### Collected data
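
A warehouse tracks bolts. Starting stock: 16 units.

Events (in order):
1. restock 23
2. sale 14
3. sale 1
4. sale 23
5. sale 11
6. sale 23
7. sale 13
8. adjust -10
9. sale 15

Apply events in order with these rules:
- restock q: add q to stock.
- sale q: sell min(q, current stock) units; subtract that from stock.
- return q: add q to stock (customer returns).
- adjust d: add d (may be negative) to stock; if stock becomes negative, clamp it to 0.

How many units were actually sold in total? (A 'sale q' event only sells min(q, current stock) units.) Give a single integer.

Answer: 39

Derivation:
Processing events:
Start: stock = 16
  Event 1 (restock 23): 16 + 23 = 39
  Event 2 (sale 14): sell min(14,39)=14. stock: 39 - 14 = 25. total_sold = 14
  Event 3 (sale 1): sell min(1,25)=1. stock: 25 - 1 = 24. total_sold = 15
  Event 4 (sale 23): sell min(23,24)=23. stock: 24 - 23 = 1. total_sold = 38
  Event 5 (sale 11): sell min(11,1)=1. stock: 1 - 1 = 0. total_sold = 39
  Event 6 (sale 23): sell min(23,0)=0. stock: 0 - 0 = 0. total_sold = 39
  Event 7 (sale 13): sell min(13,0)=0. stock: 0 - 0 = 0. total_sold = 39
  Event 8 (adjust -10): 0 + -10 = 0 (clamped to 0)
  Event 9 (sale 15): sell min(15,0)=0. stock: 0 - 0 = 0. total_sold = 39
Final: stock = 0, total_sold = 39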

...

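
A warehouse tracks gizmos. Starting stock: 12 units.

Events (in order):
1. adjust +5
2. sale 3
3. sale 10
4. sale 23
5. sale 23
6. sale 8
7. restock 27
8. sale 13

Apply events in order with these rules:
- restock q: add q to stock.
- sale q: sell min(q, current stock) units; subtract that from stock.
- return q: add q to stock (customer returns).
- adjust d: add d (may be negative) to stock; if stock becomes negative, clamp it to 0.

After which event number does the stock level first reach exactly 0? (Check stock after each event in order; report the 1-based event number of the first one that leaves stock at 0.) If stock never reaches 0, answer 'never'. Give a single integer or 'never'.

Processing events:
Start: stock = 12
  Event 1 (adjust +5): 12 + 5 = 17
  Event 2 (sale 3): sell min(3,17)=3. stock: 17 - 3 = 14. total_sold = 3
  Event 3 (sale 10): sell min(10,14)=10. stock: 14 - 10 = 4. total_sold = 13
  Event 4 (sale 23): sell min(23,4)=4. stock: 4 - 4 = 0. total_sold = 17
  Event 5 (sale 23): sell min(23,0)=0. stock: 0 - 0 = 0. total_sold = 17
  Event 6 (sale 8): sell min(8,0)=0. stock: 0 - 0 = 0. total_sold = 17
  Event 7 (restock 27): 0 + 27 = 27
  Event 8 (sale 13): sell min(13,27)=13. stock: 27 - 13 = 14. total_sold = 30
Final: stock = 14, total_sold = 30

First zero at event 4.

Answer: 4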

### WHAT YOU WILL DO
Copy each line above where the string "tracks" occurs.

### RESULT FOR THIS EXERCISE
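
A warehouse tracks bolts. Starting stock: 16 units.
A warehouse tracks gizmos. Starting stock: 12 units.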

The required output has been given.